Return every record exactly as it appears. Leave nothing out.

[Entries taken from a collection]
'''
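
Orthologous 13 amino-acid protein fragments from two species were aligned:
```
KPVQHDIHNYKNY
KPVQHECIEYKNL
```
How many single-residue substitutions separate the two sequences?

5

The sequences differ at residues 6, 7, 8, 9, 13 (1-based) — 5 in total.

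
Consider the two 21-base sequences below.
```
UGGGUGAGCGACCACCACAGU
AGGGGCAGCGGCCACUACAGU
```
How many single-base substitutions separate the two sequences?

5

The sequences differ at sites 1, 5, 6, 11, 16 (1-based) — 5 in total.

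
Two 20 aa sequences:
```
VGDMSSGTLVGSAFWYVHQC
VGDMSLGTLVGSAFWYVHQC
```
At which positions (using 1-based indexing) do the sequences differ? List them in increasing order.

Differences at position 6 (S→L).

6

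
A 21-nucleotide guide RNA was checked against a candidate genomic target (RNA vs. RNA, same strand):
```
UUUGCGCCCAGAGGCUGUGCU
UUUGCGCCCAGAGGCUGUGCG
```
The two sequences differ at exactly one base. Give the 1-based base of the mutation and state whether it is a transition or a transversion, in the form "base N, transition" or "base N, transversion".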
'''
• _Result of the exercise_
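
Orthologous 13 amino-acid protein fragments from two species were aligned:
```
KPVQHDIHNYKNY
KPVQHECIEYKNL
```
How many single-residue substitutions separate the two sequences?

5

The sequences differ at residues 6, 7, 8, 9, 13 (1-based) — 5 in total.

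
Consider the two 21-base sequences below.
```
UGGGUGAGCGACCACCACAGU
AGGGGCAGCGGCCACUACAGU
```
How many single-base substitutions separate the two sequences?

5

The sequences differ at sites 1, 5, 6, 11, 16 (1-based) — 5 in total.

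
Two 20 aa sequences:
```
VGDMSSGTLVGSAFWYVHQC
VGDMSLGTLVGSAFWYVHQC
```
At which positions (using 1-based indexing) do the sequences differ? List them in increasing order.

Differences at position 6 (S→L).

6

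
A 21-nucleotide guide RNA was checked against a candidate genomic target (RNA vs. RNA, same strand):
```
UUUGCGCCCAGAGGCUGUGCU
UUUGCGCCCAGAGGCUGUGCG
```
The two sequences differ at exactly one base. Give the 1-based base of the mutation and state whether it is a transition or a transversion, in the form "base N, transition" or "base N, transversion".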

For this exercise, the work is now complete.